Work order: Print the full listing once more, exactly as given.

»»

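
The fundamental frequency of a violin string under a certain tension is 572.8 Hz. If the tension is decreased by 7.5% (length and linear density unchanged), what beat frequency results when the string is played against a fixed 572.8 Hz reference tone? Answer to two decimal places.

21.90 Hz

For a string, f ∝ √T, so the new frequency is 572.8·√0.925 = 550.9014 Hz.
f_beat = |550.9014 − 572.8| = 21.90 Hz.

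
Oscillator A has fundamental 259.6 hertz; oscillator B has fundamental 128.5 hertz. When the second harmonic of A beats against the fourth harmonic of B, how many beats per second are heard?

5.2 Hz

Second harmonic of the first: 2·259.6 = 519.2 Hz.
Fourth harmonic of the second: 4·128.5 = 514.0 Hz.
f_beat = |519.2 − 514.0| = 5.2 Hz.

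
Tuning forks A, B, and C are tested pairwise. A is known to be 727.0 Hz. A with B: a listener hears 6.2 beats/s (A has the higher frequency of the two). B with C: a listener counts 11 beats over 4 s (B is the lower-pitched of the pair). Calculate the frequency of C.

723.55 Hz

B is below A, so f_B = 727.0 − 6.2 = 720.8 Hz.
B–C: Beat frequency = 11/4 = 2.75 Hz.
C is above B, so f_C = 720.8 + 2.75 = 723.55 Hz.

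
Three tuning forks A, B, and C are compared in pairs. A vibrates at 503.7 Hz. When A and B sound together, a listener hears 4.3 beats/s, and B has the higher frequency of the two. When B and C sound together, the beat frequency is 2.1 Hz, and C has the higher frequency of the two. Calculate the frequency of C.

510.1 Hz

B is above A, so f_B = 503.7 + 4.3 = 508 Hz.
C is above B, so f_C = 508 + 2.1 = 510.1 Hz.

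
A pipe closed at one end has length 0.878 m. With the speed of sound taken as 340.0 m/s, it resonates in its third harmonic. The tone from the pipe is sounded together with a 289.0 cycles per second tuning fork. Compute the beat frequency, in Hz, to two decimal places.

Closed pipe (odd harmonics): f_n = n·v/(4L) = 3·340.0/(4·0.878) = 290.4328 Hz.
f_beat = |290.4328 − 289.0| = 1.43 Hz.

1.43 Hz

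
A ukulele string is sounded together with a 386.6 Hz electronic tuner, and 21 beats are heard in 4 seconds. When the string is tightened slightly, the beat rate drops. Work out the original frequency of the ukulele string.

381.35 Hz

Beat frequency = 21/4 = 5.25 Hz.
|f − 386.6| = 5.25, so the ukulele string was at either 381.35 Hz or 391.85 Hz.
Increasing tension raises a string's frequency; the adjustment raises the ukulele string's frequency.
The beat rate fell, so the adjustment moved the ukulele string toward 386.6 Hz — it must have started below the reference.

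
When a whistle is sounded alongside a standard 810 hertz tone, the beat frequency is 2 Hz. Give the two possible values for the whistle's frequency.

808 Hz or 812 Hz

|f − 810| = 2, so f = 810 ± 2.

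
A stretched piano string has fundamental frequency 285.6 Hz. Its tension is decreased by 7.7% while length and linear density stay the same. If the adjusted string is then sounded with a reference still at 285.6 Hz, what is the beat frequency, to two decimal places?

11.22 Hz

For a string, f ∝ √T, so the new frequency is 285.6·√0.923 = 274.3842 Hz.
f_beat = |274.3842 − 285.6| = 11.22 Hz.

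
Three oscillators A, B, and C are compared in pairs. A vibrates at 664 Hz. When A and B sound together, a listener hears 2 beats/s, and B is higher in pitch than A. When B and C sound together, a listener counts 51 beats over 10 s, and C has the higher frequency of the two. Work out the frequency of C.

671.1 Hz

B is above A, so f_B = 664 + 2 = 666 Hz.
B–C: Beat frequency = 51/10 = 5.1 Hz.
C is above B, so f_C = 666 + 5.1 = 671.1 Hz.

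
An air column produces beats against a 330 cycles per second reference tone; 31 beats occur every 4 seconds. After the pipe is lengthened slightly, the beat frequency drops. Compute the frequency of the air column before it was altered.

Beat frequency = 31/4 = 7.75 Hz.
|f − 330| = 7.75, so the air column was at either 322.25 Hz or 337.75 Hz.
A longer pipe has a lower fundamental; the adjustment lowers the air column's frequency.
The beat rate fell, so the adjustment moved the air column toward 330 Hz — it must have started above the reference.

337.75 Hz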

««

Written answer:
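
The fundamental frequency of a violin string under a certain tension is 572.8 Hz. If the tension is decreased by 7.5% (length and linear density unchanged), what beat frequency results when the string is played against a fixed 572.8 Hz reference tone? Answer to two decimal places.

21.90 Hz

For a string, f ∝ √T, so the new frequency is 572.8·√0.925 = 550.9014 Hz.
f_beat = |550.9014 − 572.8| = 21.90 Hz.

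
Oscillator A has fundamental 259.6 hertz; oscillator B has fundamental 128.5 hertz. When the second harmonic of A beats against the fourth harmonic of B, how many beats per second are heard?

5.2 Hz

Second harmonic of the first: 2·259.6 = 519.2 Hz.
Fourth harmonic of the second: 4·128.5 = 514.0 Hz.
f_beat = |519.2 − 514.0| = 5.2 Hz.

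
Tuning forks A, B, and C are tested pairwise. A is known to be 727.0 Hz. A with B: a listener hears 6.2 beats/s (A has the higher frequency of the two). B with C: a listener counts 11 beats over 4 s (B is the lower-pitched of the pair). Calculate the frequency of C.

723.55 Hz

B is below A, so f_B = 727.0 − 6.2 = 720.8 Hz.
B–C: Beat frequency = 11/4 = 2.75 Hz.
C is above B, so f_C = 720.8 + 2.75 = 723.55 Hz.

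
Three tuning forks A, B, and C are compared in pairs. A vibrates at 503.7 Hz. When A and B sound together, a listener hears 4.3 beats/s, and B has the higher frequency of the two. When B and C sound together, the beat frequency is 2.1 Hz, and C has the higher frequency of the two. Calculate the frequency of C.

510.1 Hz

B is above A, so f_B = 503.7 + 4.3 = 508 Hz.
C is above B, so f_C = 508 + 2.1 = 510.1 Hz.

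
A pipe closed at one end has length 0.878 m. With the speed of sound taken as 340.0 m/s, it resonates in its third harmonic. The tone from the pipe is sounded together with a 289.0 cycles per second tuning fork. Compute the beat frequency, in Hz, to two decimal places.

Closed pipe (odd harmonics): f_n = n·v/(4L) = 3·340.0/(4·0.878) = 290.4328 Hz.
f_beat = |290.4328 − 289.0| = 1.43 Hz.

1.43 Hz

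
A ukulele string is sounded together with a 386.6 Hz electronic tuner, and 21 beats are heard in 4 seconds. When the string is tightened slightly, the beat rate drops. Work out the original frequency of the ukulele string.

381.35 Hz

Beat frequency = 21/4 = 5.25 Hz.
|f − 386.6| = 5.25, so the ukulele string was at either 381.35 Hz or 391.85 Hz.
Increasing tension raises a string's frequency; the adjustment raises the ukulele string's frequency.
The beat rate fell, so the adjustment moved the ukulele string toward 386.6 Hz — it must have started below the reference.

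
When a whistle is sounded alongside a standard 810 hertz tone, the beat frequency is 2 Hz. Give the two possible values for the whistle's frequency.

808 Hz or 812 Hz

|f − 810| = 2, so f = 810 ± 2.

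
A stretched piano string has fundamental frequency 285.6 Hz. Its tension is decreased by 7.7% while length and linear density stay the same. If the adjusted string is then sounded with a reference still at 285.6 Hz, what is the beat frequency, to two decimal places?

11.22 Hz

For a string, f ∝ √T, so the new frequency is 285.6·√0.923 = 274.3842 Hz.
f_beat = |274.3842 − 285.6| = 11.22 Hz.

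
Three oscillators A, B, and C are compared in pairs. A vibrates at 664 Hz. When A and B sound together, a listener hears 2 beats/s, and B is higher in pitch than A. When B and C sound together, a listener counts 51 beats over 10 s, and C has the higher frequency of the two. Work out the frequency of C.

671.1 Hz

B is above A, so f_B = 664 + 2 = 666 Hz.
B–C: Beat frequency = 51/10 = 5.1 Hz.
C is above B, so f_C = 666 + 5.1 = 671.1 Hz.

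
An air column produces beats against a 330 cycles per second reference tone; 31 beats occur every 4 seconds. After the pipe is lengthened slightly, the beat frequency drops. Compute the frequency of the air column before it was altered.

Beat frequency = 31/4 = 7.75 Hz.
|f − 330| = 7.75, so the air column was at either 322.25 Hz or 337.75 Hz.
A longer pipe has a lower fundamental; the adjustment lowers the air column's frequency.
The beat rate fell, so the adjustment moved the air column toward 330 Hz — it must have started above the reference.

337.75 Hz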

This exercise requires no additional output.